PROBLEM TO WORK ON: The listing below contains a span that opens with the line containing "After assigning integral" and closes with the line containing "5: Se1 ⇀ J3". Return that span exactly.

RECORDS FOR PROCESSING:
========

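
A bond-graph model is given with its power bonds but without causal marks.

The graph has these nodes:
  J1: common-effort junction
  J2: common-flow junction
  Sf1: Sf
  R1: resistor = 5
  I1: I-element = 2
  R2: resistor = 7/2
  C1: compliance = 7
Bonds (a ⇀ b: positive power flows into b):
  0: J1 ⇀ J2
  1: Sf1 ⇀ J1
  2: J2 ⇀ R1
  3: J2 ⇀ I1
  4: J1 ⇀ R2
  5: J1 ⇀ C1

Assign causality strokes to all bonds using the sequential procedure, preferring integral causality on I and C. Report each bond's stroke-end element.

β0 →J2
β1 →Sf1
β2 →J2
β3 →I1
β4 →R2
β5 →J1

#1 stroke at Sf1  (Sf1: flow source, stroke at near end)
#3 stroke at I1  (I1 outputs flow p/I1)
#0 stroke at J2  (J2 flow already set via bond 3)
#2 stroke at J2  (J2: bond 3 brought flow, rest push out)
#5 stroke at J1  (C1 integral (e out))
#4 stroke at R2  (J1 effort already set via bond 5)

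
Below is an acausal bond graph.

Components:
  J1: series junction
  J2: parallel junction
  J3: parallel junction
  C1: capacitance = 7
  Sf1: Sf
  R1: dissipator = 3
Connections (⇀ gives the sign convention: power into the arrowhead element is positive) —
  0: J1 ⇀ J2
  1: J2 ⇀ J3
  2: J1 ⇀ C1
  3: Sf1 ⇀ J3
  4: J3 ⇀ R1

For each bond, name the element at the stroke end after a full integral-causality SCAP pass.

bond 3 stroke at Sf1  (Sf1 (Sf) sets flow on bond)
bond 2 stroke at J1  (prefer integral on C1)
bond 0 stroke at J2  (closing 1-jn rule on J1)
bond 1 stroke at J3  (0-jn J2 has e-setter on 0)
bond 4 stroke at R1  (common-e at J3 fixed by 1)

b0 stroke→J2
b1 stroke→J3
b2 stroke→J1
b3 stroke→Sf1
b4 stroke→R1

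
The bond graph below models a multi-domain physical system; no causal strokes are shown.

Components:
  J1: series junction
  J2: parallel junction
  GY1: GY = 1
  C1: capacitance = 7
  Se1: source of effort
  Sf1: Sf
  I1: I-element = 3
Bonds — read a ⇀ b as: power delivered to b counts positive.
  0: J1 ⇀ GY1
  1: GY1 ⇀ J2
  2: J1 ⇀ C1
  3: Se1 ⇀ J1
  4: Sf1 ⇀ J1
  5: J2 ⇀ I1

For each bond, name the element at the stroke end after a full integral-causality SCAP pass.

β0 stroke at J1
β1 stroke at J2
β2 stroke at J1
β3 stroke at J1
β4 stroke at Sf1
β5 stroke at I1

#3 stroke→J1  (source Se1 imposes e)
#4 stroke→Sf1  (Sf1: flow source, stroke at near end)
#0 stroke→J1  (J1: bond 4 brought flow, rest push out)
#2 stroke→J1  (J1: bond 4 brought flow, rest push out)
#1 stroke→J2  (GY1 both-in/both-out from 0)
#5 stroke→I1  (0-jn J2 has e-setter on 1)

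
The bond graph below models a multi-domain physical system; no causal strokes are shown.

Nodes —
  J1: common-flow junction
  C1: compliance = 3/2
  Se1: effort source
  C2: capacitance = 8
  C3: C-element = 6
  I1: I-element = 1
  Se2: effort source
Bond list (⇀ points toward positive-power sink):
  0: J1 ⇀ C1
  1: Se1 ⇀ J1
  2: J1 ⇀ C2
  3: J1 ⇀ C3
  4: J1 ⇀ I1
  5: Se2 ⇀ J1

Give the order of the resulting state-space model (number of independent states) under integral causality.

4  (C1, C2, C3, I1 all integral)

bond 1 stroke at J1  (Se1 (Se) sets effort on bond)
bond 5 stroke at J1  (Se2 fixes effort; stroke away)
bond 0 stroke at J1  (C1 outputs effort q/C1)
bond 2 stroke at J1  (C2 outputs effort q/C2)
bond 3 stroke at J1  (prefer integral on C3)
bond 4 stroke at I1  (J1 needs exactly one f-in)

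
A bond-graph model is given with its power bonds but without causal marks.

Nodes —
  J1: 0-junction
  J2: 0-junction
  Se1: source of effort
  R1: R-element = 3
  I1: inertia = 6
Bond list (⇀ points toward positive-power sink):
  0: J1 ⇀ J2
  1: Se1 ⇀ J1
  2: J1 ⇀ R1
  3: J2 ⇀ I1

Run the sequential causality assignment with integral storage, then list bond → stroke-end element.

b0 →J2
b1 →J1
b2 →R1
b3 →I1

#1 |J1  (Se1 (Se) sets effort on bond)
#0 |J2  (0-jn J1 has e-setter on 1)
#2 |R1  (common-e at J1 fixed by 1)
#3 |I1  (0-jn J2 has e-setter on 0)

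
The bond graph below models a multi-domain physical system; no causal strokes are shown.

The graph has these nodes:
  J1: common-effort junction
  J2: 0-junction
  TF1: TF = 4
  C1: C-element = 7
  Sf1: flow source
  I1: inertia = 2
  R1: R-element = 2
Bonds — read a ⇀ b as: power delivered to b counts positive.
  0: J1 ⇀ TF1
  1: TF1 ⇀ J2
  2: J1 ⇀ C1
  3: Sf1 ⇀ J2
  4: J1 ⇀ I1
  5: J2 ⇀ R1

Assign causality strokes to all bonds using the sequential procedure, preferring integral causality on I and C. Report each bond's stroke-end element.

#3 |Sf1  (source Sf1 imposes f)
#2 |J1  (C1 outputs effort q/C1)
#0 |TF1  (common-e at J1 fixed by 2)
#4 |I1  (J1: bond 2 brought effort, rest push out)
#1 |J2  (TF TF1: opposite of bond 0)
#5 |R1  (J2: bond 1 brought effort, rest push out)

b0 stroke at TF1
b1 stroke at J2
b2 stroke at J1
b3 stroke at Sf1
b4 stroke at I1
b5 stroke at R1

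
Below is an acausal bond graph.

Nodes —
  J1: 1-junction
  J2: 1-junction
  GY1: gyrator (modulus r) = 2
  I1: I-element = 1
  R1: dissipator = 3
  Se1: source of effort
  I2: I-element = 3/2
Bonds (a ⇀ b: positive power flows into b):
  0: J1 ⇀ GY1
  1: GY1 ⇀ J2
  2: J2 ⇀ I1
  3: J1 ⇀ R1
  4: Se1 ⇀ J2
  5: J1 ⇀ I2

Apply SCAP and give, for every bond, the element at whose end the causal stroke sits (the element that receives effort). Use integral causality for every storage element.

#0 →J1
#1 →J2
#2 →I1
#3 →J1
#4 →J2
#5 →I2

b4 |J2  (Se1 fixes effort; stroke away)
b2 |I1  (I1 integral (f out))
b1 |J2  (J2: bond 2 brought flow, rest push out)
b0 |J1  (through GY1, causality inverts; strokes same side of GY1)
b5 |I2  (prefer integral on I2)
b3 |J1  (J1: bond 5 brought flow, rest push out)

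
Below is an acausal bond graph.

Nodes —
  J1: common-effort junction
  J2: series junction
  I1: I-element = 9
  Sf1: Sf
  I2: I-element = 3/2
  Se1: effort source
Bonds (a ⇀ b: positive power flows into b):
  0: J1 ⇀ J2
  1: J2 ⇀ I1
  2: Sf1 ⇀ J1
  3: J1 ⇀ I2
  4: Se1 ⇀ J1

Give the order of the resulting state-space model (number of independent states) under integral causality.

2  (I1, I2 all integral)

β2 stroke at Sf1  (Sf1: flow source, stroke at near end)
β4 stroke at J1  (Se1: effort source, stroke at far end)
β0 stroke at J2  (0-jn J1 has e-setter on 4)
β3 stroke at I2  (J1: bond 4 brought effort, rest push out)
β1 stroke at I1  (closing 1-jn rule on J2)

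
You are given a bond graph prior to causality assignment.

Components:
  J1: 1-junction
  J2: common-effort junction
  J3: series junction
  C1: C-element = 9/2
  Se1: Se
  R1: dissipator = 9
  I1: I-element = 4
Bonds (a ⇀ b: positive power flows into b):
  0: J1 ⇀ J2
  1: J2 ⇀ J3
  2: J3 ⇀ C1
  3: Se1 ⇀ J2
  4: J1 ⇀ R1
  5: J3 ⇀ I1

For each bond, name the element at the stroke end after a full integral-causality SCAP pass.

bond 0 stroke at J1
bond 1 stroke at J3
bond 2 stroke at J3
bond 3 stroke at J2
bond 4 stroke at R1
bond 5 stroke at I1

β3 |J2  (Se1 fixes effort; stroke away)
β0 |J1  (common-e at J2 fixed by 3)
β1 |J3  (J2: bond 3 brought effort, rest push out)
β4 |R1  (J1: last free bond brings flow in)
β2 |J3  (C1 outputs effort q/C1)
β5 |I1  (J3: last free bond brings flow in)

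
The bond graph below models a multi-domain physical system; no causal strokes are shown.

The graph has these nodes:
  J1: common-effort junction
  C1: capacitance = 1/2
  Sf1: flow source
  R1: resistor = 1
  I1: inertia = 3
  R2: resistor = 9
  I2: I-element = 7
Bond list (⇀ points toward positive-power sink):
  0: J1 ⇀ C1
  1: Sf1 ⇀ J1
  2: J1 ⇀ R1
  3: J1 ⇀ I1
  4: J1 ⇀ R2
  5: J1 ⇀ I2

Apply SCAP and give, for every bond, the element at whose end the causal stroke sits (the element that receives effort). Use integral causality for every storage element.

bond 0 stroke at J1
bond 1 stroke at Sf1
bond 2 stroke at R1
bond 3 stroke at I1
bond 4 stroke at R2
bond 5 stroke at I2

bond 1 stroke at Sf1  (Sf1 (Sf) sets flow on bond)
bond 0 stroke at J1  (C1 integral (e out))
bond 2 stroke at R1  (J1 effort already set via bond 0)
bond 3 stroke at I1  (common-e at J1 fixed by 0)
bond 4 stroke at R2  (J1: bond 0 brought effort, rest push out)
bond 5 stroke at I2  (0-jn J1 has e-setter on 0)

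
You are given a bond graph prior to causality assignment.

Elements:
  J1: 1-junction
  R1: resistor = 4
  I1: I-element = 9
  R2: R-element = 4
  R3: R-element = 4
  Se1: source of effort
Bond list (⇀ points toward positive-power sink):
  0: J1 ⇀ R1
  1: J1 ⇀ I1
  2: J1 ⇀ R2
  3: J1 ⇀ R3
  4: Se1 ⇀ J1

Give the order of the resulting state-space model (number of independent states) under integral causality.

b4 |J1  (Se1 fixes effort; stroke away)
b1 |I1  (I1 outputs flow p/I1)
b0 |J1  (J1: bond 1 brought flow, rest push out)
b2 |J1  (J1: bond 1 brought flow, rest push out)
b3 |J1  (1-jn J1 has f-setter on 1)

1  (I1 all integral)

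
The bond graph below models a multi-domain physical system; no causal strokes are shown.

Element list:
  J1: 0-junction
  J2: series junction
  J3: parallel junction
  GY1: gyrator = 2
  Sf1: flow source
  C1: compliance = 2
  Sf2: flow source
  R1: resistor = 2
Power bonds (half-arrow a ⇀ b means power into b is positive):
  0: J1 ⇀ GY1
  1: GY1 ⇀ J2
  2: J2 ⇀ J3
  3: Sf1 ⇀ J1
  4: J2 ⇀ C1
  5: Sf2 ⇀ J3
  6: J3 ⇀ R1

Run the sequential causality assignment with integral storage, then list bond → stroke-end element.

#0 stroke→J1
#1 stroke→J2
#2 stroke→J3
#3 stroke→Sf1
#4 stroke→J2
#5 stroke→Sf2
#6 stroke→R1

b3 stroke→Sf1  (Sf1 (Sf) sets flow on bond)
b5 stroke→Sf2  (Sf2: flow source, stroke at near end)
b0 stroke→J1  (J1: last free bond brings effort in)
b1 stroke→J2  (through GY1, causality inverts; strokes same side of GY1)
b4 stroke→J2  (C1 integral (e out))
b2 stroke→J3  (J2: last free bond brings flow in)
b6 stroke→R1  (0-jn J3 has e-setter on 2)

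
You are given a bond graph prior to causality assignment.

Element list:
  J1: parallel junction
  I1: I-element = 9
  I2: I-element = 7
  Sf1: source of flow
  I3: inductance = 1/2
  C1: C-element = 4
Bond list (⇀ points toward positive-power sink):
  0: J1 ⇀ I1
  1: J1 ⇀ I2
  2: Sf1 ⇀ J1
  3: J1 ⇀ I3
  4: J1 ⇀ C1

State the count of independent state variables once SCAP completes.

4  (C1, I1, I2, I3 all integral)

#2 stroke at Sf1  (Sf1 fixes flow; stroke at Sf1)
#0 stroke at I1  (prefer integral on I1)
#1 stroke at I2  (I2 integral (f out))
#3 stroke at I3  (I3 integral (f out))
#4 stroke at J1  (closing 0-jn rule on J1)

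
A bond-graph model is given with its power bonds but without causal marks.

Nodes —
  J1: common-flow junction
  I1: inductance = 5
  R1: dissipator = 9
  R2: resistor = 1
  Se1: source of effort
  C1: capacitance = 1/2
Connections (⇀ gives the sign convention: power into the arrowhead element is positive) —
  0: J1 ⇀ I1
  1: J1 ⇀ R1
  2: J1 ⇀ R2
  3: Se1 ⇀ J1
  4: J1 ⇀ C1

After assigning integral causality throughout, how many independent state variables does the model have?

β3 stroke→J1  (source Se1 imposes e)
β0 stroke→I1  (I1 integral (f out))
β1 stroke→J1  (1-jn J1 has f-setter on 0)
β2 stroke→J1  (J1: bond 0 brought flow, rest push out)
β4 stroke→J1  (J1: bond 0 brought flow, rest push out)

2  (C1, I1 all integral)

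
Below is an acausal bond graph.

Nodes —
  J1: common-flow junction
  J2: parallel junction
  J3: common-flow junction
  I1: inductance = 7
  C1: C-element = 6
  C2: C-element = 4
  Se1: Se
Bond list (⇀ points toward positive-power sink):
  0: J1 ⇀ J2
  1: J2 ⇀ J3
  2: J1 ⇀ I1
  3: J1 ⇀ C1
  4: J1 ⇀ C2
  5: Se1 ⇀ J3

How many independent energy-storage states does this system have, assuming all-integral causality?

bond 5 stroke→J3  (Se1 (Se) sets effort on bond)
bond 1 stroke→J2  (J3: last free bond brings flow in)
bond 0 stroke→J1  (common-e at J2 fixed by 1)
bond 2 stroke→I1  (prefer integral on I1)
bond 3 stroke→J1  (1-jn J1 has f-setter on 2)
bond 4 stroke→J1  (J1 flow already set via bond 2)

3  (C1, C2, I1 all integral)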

========

TASK SOLUTION:
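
After assigning integral causality throughout, how many independent state variables does the model have?

β3 stroke→J1  (source Se1 imposes e)
β0 stroke→I1  (I1 integral (f out))
β1 stroke→J1  (1-jn J1 has f-setter on 0)
β2 stroke→J1  (J1: bond 0 brought flow, rest push out)
β4 stroke→J1  (J1: bond 0 brought flow, rest push out)

2  (C1, I1 all integral)

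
Below is an acausal bond graph.

Nodes —
  J1: common-flow junction
  J2: parallel junction
  J3: common-flow junction
  I1: inductance = 7
  C1: C-element = 6
  C2: C-element = 4
  Se1: Se
Bond list (⇀ points toward positive-power sink):
  0: J1 ⇀ J2
  1: J2 ⇀ J3
  2: J1 ⇀ I1
  3: J1 ⇀ C1
  4: J1 ⇀ C2
  5: Se1 ⇀ J3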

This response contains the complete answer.